### GIVEN DATA
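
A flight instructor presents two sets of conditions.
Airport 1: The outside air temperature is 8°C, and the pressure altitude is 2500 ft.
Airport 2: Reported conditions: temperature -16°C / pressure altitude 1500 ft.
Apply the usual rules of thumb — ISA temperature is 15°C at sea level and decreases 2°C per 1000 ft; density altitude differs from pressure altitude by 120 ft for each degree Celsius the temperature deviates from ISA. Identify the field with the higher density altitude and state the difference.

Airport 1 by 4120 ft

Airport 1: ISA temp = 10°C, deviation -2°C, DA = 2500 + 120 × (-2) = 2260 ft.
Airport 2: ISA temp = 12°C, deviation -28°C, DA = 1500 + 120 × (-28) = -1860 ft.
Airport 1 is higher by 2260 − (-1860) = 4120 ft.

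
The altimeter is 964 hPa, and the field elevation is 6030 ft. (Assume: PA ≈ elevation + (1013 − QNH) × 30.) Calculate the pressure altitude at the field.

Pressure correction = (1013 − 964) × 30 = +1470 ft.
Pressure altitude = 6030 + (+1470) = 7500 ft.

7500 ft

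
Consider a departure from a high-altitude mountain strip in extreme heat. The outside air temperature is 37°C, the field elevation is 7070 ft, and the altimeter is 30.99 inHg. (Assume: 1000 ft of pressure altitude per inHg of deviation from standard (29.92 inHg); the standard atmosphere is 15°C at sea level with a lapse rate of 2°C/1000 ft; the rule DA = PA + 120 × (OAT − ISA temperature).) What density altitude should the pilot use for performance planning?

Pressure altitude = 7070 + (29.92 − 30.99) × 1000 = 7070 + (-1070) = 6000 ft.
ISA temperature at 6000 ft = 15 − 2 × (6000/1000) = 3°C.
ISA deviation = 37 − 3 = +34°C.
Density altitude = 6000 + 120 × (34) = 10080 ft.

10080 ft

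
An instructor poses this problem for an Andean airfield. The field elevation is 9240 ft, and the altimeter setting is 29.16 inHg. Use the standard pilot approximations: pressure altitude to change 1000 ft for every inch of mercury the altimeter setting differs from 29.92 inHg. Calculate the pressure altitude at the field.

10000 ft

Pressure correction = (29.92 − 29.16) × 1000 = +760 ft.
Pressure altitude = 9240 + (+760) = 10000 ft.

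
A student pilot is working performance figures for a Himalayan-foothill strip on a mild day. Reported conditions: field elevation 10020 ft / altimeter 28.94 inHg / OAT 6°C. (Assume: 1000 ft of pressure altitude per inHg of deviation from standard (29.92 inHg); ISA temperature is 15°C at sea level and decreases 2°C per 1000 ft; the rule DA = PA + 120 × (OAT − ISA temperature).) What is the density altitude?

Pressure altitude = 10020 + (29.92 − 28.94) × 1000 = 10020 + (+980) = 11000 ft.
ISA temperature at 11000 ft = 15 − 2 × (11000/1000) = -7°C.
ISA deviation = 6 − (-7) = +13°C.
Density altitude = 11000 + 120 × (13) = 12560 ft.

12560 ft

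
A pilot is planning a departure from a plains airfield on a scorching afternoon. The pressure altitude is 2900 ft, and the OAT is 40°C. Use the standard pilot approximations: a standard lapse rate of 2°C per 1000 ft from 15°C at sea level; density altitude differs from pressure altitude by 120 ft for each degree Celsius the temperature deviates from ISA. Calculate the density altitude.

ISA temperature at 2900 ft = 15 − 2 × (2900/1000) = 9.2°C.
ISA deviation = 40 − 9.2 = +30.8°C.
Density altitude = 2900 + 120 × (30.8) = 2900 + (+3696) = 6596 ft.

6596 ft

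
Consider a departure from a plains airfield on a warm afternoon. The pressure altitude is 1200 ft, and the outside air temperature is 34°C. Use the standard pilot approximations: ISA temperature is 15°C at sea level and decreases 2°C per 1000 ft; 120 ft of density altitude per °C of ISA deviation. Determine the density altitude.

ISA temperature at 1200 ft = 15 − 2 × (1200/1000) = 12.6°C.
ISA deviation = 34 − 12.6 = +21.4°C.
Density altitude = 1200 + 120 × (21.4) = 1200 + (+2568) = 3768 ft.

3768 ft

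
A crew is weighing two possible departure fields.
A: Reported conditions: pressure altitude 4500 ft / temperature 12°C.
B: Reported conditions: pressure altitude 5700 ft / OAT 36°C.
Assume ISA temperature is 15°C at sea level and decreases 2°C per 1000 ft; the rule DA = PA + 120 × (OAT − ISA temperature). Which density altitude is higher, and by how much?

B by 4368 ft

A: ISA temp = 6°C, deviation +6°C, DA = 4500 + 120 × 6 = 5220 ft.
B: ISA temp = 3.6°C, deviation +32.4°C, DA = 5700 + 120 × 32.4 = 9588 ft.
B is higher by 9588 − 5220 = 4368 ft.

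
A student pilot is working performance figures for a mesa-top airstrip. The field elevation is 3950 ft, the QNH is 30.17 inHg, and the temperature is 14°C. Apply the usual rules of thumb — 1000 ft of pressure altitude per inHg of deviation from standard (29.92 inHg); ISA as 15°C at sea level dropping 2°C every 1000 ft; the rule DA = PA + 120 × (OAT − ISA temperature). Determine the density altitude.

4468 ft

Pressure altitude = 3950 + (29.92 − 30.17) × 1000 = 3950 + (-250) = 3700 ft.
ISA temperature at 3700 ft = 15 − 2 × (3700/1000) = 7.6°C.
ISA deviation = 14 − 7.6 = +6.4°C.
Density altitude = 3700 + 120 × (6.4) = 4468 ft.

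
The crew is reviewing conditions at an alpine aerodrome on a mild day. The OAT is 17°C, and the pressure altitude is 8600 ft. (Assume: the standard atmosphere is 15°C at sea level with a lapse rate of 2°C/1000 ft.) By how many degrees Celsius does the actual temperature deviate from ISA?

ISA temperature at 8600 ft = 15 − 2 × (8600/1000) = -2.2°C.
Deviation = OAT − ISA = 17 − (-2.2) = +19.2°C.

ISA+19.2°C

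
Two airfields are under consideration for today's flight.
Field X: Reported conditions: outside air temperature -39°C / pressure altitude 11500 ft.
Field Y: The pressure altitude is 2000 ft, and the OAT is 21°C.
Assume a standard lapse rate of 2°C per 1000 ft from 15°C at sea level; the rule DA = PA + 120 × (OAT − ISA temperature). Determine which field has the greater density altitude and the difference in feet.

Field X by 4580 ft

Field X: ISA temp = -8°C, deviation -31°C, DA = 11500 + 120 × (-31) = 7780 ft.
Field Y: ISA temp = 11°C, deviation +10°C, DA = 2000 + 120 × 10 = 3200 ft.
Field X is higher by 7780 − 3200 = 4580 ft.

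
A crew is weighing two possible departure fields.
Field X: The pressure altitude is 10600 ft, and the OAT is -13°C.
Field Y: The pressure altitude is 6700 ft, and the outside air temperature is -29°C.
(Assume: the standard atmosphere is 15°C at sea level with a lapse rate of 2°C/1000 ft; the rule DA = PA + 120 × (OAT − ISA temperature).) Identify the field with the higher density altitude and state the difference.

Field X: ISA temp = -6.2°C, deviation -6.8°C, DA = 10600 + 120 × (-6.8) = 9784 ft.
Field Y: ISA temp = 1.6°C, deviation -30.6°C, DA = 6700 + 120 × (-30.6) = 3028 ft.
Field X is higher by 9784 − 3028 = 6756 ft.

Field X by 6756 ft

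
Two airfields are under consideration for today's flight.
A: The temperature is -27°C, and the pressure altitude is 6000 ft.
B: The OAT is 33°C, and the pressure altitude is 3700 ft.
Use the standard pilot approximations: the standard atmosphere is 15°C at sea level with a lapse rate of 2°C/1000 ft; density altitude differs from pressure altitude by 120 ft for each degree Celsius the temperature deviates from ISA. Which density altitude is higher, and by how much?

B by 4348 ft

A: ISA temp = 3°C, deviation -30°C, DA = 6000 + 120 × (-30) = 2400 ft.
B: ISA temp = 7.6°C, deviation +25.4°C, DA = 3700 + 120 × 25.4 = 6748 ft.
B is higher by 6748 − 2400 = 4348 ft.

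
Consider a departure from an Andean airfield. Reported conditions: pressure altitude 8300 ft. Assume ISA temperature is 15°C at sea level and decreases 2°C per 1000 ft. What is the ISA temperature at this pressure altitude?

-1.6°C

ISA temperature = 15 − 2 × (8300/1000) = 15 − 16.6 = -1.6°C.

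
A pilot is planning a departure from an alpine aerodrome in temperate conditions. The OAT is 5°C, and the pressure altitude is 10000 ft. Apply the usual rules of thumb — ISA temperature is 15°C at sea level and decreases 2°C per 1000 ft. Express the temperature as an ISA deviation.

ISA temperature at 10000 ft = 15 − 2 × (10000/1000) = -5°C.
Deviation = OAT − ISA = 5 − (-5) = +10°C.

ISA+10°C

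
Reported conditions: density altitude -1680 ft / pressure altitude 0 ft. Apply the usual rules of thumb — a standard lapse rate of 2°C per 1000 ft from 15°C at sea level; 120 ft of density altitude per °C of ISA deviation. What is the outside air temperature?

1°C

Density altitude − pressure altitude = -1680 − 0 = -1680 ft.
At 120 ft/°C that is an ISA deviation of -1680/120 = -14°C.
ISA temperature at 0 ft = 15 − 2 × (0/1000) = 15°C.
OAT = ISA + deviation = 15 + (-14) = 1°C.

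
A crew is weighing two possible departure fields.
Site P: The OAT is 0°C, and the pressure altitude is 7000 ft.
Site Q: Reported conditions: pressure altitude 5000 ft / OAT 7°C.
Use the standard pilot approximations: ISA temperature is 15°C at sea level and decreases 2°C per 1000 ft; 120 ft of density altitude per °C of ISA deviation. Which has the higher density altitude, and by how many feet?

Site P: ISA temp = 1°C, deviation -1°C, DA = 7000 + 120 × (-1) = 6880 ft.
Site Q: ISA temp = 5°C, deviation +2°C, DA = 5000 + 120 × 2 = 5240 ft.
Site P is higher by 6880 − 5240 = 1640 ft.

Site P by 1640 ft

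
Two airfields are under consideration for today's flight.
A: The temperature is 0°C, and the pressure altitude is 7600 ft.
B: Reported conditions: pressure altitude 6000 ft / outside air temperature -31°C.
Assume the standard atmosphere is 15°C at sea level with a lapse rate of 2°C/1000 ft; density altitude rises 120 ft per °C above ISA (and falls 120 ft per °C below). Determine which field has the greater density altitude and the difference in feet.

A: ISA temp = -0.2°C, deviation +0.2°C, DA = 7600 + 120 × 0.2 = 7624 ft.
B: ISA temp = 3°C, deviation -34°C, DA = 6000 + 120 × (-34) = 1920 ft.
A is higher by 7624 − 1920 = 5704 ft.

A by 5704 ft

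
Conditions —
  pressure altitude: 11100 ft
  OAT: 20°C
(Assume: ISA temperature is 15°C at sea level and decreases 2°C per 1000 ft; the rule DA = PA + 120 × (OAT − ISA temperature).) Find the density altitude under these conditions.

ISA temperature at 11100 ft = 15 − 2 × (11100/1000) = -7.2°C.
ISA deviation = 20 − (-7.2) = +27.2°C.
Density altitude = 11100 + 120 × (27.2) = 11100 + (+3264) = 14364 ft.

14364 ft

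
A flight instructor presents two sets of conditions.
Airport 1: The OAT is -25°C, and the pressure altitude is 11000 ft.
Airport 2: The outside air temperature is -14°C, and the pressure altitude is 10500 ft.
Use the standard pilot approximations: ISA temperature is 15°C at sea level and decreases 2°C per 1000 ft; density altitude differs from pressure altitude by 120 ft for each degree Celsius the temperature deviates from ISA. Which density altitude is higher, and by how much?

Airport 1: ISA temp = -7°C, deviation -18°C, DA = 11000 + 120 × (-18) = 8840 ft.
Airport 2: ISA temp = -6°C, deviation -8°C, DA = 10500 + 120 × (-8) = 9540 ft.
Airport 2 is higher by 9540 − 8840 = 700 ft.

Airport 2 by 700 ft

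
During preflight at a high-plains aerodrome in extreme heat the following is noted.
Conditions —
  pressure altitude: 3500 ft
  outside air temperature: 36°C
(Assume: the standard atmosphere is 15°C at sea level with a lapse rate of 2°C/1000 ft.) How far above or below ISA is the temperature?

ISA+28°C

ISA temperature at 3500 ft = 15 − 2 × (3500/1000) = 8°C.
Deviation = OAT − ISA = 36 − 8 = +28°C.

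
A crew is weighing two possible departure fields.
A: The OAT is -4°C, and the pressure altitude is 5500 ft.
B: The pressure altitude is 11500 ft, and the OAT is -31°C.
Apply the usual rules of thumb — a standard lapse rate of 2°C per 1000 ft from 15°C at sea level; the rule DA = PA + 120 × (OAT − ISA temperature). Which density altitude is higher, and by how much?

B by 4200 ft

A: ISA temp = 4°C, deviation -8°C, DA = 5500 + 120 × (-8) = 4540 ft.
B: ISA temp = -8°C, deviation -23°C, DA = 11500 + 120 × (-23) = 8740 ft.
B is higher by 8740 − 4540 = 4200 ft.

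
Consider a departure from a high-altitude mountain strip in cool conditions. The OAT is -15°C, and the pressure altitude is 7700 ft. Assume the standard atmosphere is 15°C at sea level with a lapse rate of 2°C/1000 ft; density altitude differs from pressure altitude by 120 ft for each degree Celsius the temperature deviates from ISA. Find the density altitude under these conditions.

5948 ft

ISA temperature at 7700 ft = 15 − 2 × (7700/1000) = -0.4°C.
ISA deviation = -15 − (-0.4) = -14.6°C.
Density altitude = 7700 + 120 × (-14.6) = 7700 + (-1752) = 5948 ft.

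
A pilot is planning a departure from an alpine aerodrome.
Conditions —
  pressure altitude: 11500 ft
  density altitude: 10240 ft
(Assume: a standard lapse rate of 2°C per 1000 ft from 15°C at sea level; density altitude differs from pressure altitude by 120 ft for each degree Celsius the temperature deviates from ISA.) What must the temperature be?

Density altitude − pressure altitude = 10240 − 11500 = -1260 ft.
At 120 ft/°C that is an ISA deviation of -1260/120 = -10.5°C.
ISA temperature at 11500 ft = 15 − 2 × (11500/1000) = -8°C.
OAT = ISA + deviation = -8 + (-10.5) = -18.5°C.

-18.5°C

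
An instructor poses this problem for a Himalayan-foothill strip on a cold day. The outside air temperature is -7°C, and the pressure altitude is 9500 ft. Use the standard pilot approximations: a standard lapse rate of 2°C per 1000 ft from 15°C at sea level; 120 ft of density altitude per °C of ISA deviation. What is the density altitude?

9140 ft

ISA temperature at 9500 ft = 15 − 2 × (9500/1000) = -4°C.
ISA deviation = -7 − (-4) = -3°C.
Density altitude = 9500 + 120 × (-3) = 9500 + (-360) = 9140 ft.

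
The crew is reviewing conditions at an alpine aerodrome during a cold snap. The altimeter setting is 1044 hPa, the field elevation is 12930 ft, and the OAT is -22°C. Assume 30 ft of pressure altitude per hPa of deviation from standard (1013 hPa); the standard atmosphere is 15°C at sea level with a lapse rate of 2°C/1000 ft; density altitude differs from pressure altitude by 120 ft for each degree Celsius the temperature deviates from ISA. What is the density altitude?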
######
◆ ABOUT THIS TASK
Look above for the line with "Airport 1: The OAT" and the line with "outside air temperature: 36°C". Retype those two lines and every line between them exactly, adding nothing.

◆ EXERCISE RESULT
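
Airport 1: The OAT is -25°C, and the pressure altitude is 11000 ft.
Airport 2: The outside air temperature is -14°C, and the pressure altitude is 10500 ft.
Use the standard pilot approximations: ISA temperature is 15°C at sea level and decreases 2°C per 1000 ft; density altitude differs from pressure altitude by 120 ft for each degree Celsius the temperature deviates from ISA. Which density altitude is higher, and by how much?

Airport 1: ISA temp = -7°C, deviation -18°C, DA = 11000 + 120 × (-18) = 8840 ft.
Airport 2: ISA temp = -6°C, deviation -8°C, DA = 10500 + 120 × (-8) = 9540 ft.
Airport 2 is higher by 9540 − 8840 = 700 ft.

Airport 2 by 700 ft

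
During preflight at a high-plains aerodrome in extreme heat the following is noted.
Conditions —
  pressure altitude: 3500 ft
  outside air temperature: 36°C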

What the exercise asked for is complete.